### Your objective
Report each line of the records below that uses the word "angle".

### Records for the task
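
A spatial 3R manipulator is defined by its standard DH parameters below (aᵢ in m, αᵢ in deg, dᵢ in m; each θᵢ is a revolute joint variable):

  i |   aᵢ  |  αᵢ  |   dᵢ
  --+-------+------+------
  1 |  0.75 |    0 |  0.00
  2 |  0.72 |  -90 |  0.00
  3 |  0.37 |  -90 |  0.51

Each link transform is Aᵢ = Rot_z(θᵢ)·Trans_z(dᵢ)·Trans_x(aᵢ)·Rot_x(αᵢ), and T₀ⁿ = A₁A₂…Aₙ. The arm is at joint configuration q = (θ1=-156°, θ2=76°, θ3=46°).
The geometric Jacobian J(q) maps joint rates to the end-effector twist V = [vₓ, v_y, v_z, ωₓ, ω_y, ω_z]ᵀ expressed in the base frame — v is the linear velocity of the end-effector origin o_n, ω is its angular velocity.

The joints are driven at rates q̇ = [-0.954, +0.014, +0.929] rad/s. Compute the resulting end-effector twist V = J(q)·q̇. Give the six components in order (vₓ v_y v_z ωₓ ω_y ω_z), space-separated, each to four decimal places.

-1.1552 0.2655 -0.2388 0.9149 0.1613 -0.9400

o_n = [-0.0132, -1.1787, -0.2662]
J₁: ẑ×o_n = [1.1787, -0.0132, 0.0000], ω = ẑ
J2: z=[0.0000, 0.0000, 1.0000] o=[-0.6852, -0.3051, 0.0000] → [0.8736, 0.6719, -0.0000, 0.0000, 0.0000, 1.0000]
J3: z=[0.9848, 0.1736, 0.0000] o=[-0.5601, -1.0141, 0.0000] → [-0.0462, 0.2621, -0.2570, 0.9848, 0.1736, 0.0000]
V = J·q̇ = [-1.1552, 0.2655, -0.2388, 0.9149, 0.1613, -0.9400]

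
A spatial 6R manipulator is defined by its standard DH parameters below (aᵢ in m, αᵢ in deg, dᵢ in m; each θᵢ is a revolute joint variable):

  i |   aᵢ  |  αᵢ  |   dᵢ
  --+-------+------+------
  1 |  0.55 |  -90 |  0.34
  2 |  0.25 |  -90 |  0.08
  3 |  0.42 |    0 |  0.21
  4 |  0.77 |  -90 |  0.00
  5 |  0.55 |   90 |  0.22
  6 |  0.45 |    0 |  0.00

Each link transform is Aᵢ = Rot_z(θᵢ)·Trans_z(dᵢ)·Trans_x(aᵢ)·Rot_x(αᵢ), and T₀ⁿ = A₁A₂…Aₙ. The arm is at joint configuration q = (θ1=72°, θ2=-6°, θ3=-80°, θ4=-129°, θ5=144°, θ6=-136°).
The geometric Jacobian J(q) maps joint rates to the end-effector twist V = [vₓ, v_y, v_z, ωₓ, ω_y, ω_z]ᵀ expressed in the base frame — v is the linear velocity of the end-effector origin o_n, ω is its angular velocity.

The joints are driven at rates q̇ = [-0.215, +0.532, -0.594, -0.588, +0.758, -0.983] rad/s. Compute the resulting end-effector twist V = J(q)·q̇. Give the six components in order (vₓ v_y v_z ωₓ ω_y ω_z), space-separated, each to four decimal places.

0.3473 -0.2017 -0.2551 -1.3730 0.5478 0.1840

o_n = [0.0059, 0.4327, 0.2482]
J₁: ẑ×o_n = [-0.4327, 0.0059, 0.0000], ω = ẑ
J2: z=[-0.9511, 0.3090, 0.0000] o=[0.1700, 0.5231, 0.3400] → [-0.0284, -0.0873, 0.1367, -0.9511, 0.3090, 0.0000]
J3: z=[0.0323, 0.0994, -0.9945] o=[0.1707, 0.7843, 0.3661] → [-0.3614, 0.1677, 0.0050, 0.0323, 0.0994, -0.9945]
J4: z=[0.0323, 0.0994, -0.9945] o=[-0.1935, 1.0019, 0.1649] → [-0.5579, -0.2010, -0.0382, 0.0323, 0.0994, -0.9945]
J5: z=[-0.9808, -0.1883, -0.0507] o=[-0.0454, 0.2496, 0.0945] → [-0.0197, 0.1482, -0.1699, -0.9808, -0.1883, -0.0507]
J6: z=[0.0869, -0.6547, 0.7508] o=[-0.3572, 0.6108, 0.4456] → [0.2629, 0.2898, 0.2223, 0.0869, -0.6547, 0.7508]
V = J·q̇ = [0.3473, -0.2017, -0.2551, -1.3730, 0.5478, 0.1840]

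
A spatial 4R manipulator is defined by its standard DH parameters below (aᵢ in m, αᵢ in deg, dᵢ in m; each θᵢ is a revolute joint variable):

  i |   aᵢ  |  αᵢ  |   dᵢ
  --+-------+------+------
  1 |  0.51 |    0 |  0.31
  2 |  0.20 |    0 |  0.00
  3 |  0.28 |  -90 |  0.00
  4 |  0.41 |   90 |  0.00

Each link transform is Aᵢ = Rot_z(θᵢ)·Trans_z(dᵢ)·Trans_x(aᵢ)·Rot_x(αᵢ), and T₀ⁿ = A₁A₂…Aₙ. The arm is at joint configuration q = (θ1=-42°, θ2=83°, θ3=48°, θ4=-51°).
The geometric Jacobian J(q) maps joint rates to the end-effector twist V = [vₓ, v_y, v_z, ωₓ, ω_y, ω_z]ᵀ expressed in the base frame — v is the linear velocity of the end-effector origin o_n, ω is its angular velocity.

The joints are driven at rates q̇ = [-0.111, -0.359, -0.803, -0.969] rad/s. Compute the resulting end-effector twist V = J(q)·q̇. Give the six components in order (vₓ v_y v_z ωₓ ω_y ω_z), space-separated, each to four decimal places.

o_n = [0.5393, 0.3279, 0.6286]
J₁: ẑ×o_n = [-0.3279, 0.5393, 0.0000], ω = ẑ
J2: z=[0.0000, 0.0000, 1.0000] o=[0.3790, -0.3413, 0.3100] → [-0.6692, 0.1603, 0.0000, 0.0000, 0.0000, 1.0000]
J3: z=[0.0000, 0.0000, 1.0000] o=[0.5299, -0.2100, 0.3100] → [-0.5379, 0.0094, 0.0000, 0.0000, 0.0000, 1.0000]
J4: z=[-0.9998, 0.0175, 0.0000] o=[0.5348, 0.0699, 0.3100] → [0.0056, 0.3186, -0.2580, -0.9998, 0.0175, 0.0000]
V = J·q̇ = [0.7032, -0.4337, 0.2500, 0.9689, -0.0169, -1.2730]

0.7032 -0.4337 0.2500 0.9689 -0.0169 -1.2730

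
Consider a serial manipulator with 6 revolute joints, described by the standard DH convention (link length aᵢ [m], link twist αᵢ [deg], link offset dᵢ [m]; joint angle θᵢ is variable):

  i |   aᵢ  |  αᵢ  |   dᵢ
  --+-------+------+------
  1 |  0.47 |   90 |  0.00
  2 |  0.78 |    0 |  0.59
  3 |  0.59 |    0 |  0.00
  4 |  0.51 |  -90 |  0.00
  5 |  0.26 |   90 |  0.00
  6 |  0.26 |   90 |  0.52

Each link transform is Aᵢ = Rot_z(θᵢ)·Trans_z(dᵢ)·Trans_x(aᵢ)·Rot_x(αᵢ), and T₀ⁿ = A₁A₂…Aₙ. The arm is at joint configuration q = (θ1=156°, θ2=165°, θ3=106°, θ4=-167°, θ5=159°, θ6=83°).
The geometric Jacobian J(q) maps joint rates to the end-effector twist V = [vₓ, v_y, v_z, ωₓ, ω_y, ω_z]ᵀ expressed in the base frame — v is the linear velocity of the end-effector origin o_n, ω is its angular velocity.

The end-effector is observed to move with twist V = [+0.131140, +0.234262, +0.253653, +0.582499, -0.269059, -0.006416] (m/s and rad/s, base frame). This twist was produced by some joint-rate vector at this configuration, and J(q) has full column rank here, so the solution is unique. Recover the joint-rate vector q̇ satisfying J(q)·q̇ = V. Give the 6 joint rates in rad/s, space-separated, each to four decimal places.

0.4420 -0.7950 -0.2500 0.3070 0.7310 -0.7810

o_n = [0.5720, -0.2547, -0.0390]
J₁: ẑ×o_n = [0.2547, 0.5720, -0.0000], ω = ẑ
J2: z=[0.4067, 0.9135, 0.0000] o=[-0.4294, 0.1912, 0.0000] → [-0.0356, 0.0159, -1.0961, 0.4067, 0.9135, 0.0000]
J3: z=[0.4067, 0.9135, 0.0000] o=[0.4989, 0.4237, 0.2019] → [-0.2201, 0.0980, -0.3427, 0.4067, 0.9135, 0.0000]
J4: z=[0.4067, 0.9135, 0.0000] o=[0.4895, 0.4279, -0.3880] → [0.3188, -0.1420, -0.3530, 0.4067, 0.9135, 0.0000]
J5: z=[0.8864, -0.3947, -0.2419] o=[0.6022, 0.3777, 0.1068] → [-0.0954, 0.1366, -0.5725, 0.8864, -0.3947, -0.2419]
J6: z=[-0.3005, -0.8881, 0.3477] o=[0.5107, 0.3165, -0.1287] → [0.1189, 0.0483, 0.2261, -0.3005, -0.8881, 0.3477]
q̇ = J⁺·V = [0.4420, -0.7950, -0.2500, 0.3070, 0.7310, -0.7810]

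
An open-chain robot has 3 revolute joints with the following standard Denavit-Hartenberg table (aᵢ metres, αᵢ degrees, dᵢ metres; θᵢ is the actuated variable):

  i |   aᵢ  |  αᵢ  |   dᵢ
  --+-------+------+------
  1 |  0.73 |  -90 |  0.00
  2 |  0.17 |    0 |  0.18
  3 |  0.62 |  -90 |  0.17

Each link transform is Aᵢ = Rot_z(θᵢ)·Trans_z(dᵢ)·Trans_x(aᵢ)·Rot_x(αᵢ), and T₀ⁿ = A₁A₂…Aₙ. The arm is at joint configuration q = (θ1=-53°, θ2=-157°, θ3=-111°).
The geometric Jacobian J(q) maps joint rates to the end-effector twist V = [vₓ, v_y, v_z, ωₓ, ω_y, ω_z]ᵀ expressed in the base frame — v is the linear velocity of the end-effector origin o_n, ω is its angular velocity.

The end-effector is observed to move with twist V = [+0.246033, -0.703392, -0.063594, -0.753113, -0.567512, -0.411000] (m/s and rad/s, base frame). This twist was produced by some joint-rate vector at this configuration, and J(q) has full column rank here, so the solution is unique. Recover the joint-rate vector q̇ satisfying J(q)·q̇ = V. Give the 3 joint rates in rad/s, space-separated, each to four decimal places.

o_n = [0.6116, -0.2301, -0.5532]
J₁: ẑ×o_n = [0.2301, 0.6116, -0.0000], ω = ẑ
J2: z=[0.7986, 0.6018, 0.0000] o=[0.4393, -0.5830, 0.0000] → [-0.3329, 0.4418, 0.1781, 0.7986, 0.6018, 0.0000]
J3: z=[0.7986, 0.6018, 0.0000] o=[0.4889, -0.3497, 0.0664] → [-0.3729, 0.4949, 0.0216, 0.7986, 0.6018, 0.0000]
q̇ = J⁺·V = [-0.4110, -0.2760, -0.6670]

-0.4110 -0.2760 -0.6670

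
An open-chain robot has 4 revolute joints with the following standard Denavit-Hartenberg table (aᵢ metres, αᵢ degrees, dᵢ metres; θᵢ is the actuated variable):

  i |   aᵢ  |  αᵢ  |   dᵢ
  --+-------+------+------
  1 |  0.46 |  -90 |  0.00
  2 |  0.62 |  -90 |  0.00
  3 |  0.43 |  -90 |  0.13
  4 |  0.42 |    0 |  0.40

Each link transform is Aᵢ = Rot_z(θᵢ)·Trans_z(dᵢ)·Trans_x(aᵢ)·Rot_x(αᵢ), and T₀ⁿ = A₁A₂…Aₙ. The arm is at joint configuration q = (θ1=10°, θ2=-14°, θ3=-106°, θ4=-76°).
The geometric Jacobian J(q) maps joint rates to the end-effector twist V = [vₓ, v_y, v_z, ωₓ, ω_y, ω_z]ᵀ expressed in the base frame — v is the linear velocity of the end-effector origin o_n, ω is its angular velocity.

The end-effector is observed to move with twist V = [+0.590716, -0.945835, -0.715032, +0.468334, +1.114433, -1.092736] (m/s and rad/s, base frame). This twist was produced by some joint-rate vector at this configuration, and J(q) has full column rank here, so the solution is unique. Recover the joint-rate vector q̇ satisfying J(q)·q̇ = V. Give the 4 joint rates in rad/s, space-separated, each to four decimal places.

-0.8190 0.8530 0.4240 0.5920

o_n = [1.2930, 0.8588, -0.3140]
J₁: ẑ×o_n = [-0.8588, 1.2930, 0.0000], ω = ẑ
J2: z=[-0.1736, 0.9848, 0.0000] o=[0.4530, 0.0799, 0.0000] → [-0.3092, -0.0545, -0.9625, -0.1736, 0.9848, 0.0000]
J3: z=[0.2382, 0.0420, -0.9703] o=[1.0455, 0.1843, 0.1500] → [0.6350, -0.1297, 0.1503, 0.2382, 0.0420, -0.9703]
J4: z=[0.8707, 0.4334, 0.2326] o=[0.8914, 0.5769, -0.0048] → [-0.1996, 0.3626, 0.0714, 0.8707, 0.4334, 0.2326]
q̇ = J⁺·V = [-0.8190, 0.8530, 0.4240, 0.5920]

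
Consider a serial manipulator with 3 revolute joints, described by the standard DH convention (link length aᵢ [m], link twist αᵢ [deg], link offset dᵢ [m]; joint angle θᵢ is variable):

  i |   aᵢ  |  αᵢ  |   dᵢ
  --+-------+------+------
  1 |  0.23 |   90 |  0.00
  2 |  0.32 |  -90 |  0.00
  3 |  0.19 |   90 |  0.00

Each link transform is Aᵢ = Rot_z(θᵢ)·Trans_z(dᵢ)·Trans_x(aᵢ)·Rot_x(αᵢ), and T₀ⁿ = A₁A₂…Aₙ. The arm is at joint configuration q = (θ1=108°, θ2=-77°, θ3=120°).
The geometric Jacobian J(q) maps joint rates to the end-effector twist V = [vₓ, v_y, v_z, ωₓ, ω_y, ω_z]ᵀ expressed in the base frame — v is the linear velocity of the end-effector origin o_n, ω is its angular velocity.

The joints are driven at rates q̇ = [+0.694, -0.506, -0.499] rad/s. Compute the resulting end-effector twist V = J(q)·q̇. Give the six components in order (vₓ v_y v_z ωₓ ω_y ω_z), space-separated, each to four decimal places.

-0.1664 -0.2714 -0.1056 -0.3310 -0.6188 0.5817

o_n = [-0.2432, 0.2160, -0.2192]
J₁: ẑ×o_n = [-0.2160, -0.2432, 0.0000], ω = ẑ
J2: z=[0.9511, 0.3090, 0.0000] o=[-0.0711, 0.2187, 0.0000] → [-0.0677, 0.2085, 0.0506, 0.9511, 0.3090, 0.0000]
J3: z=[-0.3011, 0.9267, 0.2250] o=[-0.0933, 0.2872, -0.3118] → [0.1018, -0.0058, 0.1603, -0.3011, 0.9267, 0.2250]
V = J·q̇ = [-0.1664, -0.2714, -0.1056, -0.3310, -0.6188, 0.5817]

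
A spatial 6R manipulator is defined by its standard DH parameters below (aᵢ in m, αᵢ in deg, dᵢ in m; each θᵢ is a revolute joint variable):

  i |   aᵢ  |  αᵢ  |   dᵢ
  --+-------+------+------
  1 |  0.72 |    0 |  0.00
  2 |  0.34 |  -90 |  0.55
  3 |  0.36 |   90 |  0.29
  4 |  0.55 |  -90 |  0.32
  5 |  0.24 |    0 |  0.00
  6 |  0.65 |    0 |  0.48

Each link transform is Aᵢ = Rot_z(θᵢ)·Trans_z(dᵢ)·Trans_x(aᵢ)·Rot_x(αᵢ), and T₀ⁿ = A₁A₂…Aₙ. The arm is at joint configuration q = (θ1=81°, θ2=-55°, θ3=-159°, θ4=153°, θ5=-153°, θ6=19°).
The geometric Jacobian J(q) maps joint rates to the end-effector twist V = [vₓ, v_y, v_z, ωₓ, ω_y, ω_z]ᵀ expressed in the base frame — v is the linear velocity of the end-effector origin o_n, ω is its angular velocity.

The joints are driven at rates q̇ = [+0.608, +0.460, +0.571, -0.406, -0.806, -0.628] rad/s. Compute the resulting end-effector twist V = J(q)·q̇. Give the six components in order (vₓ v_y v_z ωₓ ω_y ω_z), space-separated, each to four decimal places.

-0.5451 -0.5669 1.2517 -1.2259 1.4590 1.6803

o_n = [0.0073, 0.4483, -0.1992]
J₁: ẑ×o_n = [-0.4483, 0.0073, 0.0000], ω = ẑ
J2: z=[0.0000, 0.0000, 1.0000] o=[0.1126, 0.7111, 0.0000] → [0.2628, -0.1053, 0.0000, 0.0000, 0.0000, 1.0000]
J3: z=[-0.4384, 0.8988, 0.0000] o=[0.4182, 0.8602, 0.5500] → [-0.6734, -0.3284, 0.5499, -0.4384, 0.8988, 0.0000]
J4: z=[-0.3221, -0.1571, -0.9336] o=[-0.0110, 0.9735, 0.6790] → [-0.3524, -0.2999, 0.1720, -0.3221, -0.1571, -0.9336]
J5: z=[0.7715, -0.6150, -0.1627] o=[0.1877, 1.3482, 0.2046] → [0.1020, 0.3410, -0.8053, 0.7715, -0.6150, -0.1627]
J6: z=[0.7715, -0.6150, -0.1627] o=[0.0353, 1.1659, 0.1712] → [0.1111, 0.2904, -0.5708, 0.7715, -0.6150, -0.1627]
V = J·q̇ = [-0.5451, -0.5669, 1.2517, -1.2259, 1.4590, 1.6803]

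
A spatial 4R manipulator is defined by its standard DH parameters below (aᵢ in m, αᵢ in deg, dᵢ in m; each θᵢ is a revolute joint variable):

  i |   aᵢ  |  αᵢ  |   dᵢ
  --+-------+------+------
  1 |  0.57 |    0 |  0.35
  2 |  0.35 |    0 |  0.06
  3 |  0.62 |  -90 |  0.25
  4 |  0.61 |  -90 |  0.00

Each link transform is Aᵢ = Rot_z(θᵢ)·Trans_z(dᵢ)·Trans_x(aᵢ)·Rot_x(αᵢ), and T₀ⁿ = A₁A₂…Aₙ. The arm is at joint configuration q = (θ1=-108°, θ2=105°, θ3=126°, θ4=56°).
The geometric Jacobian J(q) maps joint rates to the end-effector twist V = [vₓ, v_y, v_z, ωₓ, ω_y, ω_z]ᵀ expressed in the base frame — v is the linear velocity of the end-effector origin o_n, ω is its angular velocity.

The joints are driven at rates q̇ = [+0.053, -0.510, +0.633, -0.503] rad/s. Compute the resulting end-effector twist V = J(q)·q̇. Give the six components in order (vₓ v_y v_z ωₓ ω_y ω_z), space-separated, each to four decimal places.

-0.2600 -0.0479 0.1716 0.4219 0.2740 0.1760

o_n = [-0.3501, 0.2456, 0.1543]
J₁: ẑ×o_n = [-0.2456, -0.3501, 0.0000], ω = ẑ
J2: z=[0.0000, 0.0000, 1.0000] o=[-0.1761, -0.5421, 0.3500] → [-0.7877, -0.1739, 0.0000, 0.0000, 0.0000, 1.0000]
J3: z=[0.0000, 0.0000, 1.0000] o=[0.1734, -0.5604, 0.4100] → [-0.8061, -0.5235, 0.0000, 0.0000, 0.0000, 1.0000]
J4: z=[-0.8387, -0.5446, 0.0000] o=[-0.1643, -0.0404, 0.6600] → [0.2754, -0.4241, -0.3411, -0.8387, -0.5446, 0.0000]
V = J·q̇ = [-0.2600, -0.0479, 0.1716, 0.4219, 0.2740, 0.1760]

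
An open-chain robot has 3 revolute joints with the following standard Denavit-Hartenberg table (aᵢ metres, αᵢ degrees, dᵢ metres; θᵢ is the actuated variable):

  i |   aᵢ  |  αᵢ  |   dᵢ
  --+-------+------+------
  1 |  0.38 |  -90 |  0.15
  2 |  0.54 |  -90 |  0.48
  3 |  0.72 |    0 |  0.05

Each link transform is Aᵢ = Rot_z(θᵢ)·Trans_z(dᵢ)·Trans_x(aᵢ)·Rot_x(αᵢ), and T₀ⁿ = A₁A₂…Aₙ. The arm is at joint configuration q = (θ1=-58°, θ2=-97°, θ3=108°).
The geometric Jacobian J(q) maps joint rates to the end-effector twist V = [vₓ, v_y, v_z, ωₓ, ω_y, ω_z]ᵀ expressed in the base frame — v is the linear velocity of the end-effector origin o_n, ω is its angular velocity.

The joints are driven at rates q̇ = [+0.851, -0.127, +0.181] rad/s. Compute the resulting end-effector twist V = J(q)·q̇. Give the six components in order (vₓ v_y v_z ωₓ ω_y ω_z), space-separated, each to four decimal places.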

### Output of the task
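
Consider a serial manipulator with 6 revolute joints, described by the standard DH convention (link length aᵢ [m], link twist αᵢ [deg], link offset dᵢ [m]; joint angle θᵢ is variable):
Consider a serial manipulator with 3 revolute joints, described by the standard DH convention (link length aᵢ [m], link twist αᵢ [deg], link offset dᵢ [m]; joint angle θᵢ is variable):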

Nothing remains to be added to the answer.